WORK TO BE COMPLETED —
Nothing in the records may be altered; repeat them exactly.

SOURCE MATERIAL —
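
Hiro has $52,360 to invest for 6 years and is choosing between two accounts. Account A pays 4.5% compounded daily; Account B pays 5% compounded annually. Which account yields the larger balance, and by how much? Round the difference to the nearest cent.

A: (1 + 0.045/365)^2190 ≈ 1.3099426499, so 52,360 × 1.3099426499 ≈ 68,588.5971.
B: (1 + 0.05)^6 ≈ 1.3400956406, so 52,360 × 1.3400956406 ≈ 70,167.4077.
Difference ≈ 1,578.8106 in favor of B.

Account B, by $1,578.81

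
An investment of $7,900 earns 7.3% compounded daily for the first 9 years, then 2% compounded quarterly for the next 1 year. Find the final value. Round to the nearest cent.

$15,545.13

Phase 1: 7,900·(1 + 0.0002)^3285 ≈ 15,238.0725.
Phase 2: 15,238.0725·(1 + 0.005)^4 ≈ 15,545.1273.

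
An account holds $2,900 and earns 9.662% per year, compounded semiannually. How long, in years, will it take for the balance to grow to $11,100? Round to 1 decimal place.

14.2 years

(1 + 0.04831)^(2t) = 11,100/2,900 = 3.8276.
2t·ln(1 + 0.04831) = ln(3.8276); 2t = 1.3422/0.0471793 ≈ 28.4496.
t ≈ 14.2248 years.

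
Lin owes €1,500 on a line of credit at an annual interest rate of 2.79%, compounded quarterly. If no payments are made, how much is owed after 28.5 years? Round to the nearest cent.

Growth factor = (1 + 0.006975)^114 ≈ 2.208668272.
A ≈ 1,500 × 2.208668272 ≈ 3,313.0024.

€3,313.00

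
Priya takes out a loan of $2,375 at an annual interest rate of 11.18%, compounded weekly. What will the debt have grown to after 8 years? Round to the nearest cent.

$5,803.36

Periodic rate = 11.18%/52 = 0.00215; periods = 52·8 = 416.
A = 2,375·(1 + 0.00215)^416 ≈ 2,375·2.443520668 ≈ 5,803.3616.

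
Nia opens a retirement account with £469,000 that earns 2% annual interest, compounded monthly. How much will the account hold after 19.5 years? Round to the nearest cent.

Periodic rate = 2%/12 = 0.00166667; periods = 12·19.5 = 234.
A = 469,000·(1 + 0.02/12)^234 ≈ 469,000·1.47650138563 ≈ 692,479.1499.

£692,479.15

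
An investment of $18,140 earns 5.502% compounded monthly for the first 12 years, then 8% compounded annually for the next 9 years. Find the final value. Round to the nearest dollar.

$70,070

After 12 years at 5.502%: 18,140 × 1.9323386605 ≈ 35,052.6233.
Then 9 years at 8%: 35,052.6233 × 1.9990046271 ≈ 70,070.3562.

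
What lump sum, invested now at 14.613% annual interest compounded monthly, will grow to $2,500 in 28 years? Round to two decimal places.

Periodic rate = 14.613%/12 = 0.0121775; 336 periods.
P = 2,500/(1 + 0.0121775)^336 ≈ 2,500/58.37731948 ≈ 42.8249.

$42.82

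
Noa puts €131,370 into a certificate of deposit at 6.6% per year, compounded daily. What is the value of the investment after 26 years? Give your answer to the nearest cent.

Periodic rate = 6.6%/365 = 0.000180822; periods = 365·26 = 9490.
A = 131,370·(1 + 0.066/365)^9490 ≈ 131,370·5.56137218399 ≈ 730,597.4638.

€730,597.46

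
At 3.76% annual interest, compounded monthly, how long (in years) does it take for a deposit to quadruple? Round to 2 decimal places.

(1 + 0.00313333)^(12t) = 4.
12t = ln 4 / ln(1 + 0.00313333) ≈ 1.3863/0.00312843 ≈ 443.1272.
t ≈ 36.9273.

36.93 years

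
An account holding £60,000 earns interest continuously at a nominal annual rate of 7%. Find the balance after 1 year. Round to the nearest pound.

£64,350

A = P·e^(rt) = 60,000·e^(0.07·1) = 60,000·e^0.07.
e^0.07 ≈ 1.0725081813, so A ≈ 64,350.4909.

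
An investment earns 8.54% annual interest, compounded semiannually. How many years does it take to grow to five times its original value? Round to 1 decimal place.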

ANSWER SECTION —
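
Hiro has $52,360 to invest for 6 years and is choosing between two accounts. Account A pays 4.5% compounded daily; Account B pays 5% compounded annually. Which account yields the larger balance, and by how much? Round the difference to the nearest cent.

A: (1 + 0.045/365)^2190 ≈ 1.3099426499, so 52,360 × 1.3099426499 ≈ 68,588.5971.
B: (1 + 0.05)^6 ≈ 1.3400956406, so 52,360 × 1.3400956406 ≈ 70,167.4077.
Difference ≈ 1,578.8106 in favor of B.

Account B, by $1,578.81

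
An investment of $7,900 earns 7.3% compounded daily for the first 9 years, then 2% compounded quarterly for the next 1 year. Find the final value. Round to the nearest cent.

$15,545.13

Phase 1: 7,900·(1 + 0.0002)^3285 ≈ 15,238.0725.
Phase 2: 15,238.0725·(1 + 0.005)^4 ≈ 15,545.1273.

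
An account holds $2,900 and earns 9.662% per year, compounded semiannually. How long, in years, will it take for the balance to grow to $11,100? Round to 1 decimal place.

14.2 years

(1 + 0.04831)^(2t) = 11,100/2,900 = 3.8276.
2t·ln(1 + 0.04831) = ln(3.8276); 2t = 1.3422/0.0471793 ≈ 28.4496.
t ≈ 14.2248 years.

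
Lin owes €1,500 on a line of credit at an annual interest rate of 2.79%, compounded quarterly. If no payments are made, how much is owed after 28.5 years? Round to the nearest cent.

Growth factor = (1 + 0.006975)^114 ≈ 2.208668272.
A ≈ 1,500 × 2.208668272 ≈ 3,313.0024.

€3,313.00

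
Priya takes out a loan of $2,375 at an annual interest rate of 11.18%, compounded weekly. What will the debt have grown to after 8 years? Round to the nearest cent.

$5,803.36

Periodic rate = 11.18%/52 = 0.00215; periods = 52·8 = 416.
A = 2,375·(1 + 0.00215)^416 ≈ 2,375·2.443520668 ≈ 5,803.3616.

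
Nia opens a retirement account with £469,000 that earns 2% annual interest, compounded monthly. How much will the account hold after 19.5 years? Round to the nearest cent.

Periodic rate = 2%/12 = 0.00166667; periods = 12·19.5 = 234.
A = 469,000·(1 + 0.02/12)^234 ≈ 469,000·1.47650138563 ≈ 692,479.1499.

£692,479.15

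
An investment of $18,140 earns 5.502% compounded monthly for the first 12 years, then 8% compounded annually for the next 9 years. Find the final value. Round to the nearest dollar.

$70,070

After 12 years at 5.502%: 18,140 × 1.9323386605 ≈ 35,052.6233.
Then 9 years at 8%: 35,052.6233 × 1.9990046271 ≈ 70,070.3562.

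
What lump sum, invested now at 14.613% annual interest compounded monthly, will grow to $2,500 in 28 years? Round to two decimal places.

Periodic rate = 14.613%/12 = 0.0121775; 336 periods.
P = 2,500/(1 + 0.0121775)^336 ≈ 2,500/58.37731948 ≈ 42.8249.

$42.82

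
Noa puts €131,370 into a certificate of deposit at 6.6% per year, compounded daily. What is the value of the investment after 26 years? Give your answer to the nearest cent.

Periodic rate = 6.6%/365 = 0.000180822; periods = 365·26 = 9490.
A = 131,370·(1 + 0.066/365)^9490 ≈ 131,370·5.56137218399 ≈ 730,597.4638.

€730,597.46

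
At 3.76% annual interest, compounded monthly, how long (in years) does it take for a deposit to quadruple? Round to 2 decimal places.

(1 + 0.00313333)^(12t) = 4.
12t = ln 4 / ln(1 + 0.00313333) ≈ 1.3863/0.00312843 ≈ 443.1272.
t ≈ 36.9273.

36.93 years

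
An account holding £60,000 earns interest continuously at a nominal annual rate of 7%. Find the balance after 1 year. Round to the nearest pound.

£64,350

A = P·e^(rt) = 60,000·e^(0.07·1) = 60,000·e^0.07.
e^0.07 ≈ 1.0725081813, so A ≈ 64,350.4909.

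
An investment earns 8.54% annual interest, compounded semiannually. How many years does it take to grow to five times its original value? Round to 1 decimal place.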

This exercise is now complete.